- [Task instructions] If a line in the records below includes the word "where", count it, then give the total and nothing else.

Data records below:

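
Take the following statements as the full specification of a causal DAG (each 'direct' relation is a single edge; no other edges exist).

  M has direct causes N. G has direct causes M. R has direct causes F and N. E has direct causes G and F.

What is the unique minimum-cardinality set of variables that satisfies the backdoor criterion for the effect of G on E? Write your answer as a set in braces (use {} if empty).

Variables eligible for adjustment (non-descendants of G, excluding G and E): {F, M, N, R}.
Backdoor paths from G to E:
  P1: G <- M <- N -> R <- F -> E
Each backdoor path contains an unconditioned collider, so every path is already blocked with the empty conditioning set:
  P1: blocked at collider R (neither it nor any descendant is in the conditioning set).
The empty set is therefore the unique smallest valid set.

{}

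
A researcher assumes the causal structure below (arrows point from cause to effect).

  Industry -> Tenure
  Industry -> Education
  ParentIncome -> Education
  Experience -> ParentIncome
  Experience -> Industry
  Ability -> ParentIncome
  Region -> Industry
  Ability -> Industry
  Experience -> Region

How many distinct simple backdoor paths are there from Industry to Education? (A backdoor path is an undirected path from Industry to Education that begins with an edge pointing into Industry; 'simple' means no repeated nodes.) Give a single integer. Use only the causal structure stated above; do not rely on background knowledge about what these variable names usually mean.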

End of Data records.
Data records below:

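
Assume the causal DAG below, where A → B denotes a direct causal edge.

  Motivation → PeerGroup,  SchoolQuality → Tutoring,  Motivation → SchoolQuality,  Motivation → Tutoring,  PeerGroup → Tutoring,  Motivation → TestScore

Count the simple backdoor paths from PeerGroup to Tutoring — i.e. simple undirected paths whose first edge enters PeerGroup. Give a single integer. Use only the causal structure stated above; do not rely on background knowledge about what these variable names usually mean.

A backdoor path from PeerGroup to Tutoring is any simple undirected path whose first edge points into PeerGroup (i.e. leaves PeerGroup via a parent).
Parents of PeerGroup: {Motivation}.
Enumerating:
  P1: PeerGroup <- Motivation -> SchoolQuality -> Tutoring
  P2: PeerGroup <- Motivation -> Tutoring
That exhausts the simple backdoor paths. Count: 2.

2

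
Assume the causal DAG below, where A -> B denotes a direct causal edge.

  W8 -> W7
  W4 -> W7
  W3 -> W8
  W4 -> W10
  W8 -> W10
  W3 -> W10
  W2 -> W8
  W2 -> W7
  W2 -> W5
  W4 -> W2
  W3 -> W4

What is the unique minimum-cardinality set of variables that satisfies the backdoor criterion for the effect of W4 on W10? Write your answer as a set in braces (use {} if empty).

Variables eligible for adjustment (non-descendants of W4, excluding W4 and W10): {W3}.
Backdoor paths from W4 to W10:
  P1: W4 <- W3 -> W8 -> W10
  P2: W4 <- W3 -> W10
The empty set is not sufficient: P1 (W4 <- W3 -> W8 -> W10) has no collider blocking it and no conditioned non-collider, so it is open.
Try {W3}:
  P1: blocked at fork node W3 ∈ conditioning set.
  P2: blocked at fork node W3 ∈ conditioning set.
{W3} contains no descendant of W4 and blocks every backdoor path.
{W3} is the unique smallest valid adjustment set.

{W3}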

End of Data records.
Data records below:

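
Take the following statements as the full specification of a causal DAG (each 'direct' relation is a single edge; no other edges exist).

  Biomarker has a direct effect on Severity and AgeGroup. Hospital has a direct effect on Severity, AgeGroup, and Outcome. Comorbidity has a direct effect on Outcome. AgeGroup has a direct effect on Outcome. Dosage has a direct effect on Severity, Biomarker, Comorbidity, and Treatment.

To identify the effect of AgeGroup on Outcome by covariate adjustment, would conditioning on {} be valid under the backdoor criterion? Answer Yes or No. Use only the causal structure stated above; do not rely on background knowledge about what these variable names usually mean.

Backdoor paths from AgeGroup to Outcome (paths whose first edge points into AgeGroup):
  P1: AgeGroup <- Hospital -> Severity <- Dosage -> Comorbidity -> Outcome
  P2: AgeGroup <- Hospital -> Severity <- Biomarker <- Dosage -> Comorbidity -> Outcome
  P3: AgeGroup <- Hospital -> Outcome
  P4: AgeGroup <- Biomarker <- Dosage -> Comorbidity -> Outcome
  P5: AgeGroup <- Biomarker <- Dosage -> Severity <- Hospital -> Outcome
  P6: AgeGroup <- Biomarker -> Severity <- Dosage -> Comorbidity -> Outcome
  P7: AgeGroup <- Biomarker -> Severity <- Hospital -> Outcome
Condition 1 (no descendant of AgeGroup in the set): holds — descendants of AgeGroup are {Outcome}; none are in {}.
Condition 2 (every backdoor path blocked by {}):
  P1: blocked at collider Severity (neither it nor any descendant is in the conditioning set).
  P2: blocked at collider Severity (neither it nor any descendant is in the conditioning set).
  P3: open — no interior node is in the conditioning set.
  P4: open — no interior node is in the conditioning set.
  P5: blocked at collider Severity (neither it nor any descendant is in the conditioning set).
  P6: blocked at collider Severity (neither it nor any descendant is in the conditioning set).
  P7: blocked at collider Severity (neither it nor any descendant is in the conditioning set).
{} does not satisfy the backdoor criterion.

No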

End of Data records.

- [Answer space] 2